Problem description
Send back all of the records, each one exactly as written.

[Collected data entries]
§ §
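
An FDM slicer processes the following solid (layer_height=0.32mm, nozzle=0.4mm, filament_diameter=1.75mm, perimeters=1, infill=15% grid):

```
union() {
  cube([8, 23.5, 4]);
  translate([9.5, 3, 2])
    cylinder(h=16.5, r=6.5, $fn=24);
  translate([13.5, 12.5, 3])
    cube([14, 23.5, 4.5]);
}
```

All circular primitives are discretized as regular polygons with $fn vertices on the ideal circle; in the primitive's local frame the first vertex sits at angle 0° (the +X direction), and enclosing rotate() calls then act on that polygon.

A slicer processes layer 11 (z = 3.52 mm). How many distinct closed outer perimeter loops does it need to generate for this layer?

At z = 3.52 mm: the cube is present — its section is the full 8×23.5 rectangle; the cylinder at (9.5, 3): section is a regular 24-gon, circumradius r=6.5; the cube at (13.5, 12.5) (footprint 14×23.5) is included at this height; Taking the union: the regions partially overlap (shared area 37.37 mm²), so overlapping operands fuse into one piece — 2 connected regions. The result has 2 disconnected regions.

2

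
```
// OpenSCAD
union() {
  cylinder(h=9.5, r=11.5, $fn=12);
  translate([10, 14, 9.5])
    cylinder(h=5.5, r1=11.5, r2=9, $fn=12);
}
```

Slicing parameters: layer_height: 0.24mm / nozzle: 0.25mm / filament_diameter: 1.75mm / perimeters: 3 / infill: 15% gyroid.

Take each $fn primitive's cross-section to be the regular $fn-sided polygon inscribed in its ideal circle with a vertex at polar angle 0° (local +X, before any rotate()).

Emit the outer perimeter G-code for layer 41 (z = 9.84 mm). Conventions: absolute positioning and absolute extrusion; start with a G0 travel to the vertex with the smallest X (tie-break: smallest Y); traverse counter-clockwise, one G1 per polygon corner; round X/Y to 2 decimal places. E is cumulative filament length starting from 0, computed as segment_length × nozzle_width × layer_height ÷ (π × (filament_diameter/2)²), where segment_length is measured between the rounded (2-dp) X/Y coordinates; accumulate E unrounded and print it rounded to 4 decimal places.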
§ §
Answer space
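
An FDM slicer processes the following solid (layer_height=0.32mm, nozzle=0.4mm, filament_diameter=1.75mm, perimeters=1, infill=15% grid):

```
union() {
  cube([8, 23.5, 4]);
  translate([9.5, 3, 2])
    cylinder(h=16.5, r=6.5, $fn=24);
  translate([13.5, 12.5, 3])
    cube([14, 23.5, 4.5]);
}
```

All circular primitives are discretized as regular polygons with $fn vertices on the ideal circle; in the primitive's local frame the first vertex sits at angle 0° (the +X direction), and enclosing rotate() calls then act on that polygon.

A slicer processes layer 11 (z = 3.52 mm). How many distinct closed outer perimeter loops does it need to generate for this layer?

At z = 3.52 mm: the cube is present — its section is the full 8×23.5 rectangle; the cylinder at (9.5, 3): section is a regular 24-gon, circumradius r=6.5; the cube at (13.5, 12.5) (footprint 14×23.5) is included at this height; Taking the union: the regions partially overlap (shared area 37.37 mm²), so overlapping operands fuse into one piece — 2 connected regions. The result has 2 disconnected regions.

2

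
```
// OpenSCAD
union() {
  cylinder(h=9.5, r=11.5, $fn=12);
  translate([10, 14, 9.5])
    cylinder(h=5.5, r1=11.5, r2=9, $fn=12);
}
```

Slicing parameters: layer_height: 0.24mm / nozzle: 0.25mm / filament_diameter: 1.75mm / perimeters: 3 / infill: 15% gyroid.

Take each $fn primitive's cross-section to be the regular $fn-sided polygon inscribed in its ideal circle with a vertex at polar angle 0° (local +X, before any rotate()).

Emit the outer perimeter G-code for layer 41 (z = 9.84 mm). Conventions: absolute positioning and absolute extrusion; start with a G0 travel to the vertex with the smallest X (tie-break: smallest Y); traverse counter-clockwise, one G1 per polygon corner; round X/Y to 2 decimal places. E is cumulative filament length starting from 0, computed as segment_length × nozzle_width × layer_height ÷ (π × (filament_diameter/2)²), where segment_length is measured between the rounded (2-dp) X/Y coordinates; accumulate E unrounded and print it rounded to 4 decimal places.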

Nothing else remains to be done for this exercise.